**** EXCERPTED DATA

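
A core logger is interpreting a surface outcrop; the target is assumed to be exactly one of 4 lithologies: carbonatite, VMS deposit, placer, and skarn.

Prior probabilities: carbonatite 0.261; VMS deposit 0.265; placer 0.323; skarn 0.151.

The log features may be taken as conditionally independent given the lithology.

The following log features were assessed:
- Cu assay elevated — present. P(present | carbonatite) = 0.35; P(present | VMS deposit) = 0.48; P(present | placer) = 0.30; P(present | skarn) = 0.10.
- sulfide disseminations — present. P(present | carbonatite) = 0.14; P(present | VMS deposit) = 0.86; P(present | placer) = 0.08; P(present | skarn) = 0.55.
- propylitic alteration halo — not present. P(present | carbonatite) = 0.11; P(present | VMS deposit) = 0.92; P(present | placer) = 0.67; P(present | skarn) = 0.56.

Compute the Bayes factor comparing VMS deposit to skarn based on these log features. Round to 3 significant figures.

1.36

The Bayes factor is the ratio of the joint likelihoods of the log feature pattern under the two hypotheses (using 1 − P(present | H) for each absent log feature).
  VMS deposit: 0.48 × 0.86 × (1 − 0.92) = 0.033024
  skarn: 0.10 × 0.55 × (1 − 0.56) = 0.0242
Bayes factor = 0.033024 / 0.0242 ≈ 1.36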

********

:: WORK TASK ::
In your answer, repeat each line of the material word for word.

:: SOLVED EXERCISE ::
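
A core logger is interpreting a surface outcrop; the target is assumed to be exactly one of 4 lithologies: carbonatite, VMS deposit, placer, and skarn.

Prior probabilities: carbonatite 0.261; VMS deposit 0.265; placer 0.323; skarn 0.151.

The log features may be taken as conditionally independent given the lithology.

The following log features were assessed:
- Cu assay elevated — present. P(present | carbonatite) = 0.35; P(present | VMS deposit) = 0.48; P(present | placer) = 0.30; P(present | skarn) = 0.10.
- sulfide disseminations — present. P(present | carbonatite) = 0.14; P(present | VMS deposit) = 0.86; P(present | placer) = 0.08; P(present | skarn) = 0.55.
- propylitic alteration halo — not present. P(present | carbonatite) = 0.11; P(present | VMS deposit) = 0.92; P(present | placer) = 0.67; P(present | skarn) = 0.56.

Compute the Bayes factor comparing VMS deposit to skarn based on these log features. Round to 3 significant figures.

1.36

The Bayes factor is the ratio of the joint likelihoods of the log feature pattern under the two hypotheses (using 1 − P(present | H) for each absent log feature).
  VMS deposit: 0.48 × 0.86 × (1 − 0.92) = 0.033024
  skarn: 0.10 × 0.55 × (1 − 0.56) = 0.0242
Bayes factor = 0.033024 / 0.0242 ≈ 1.36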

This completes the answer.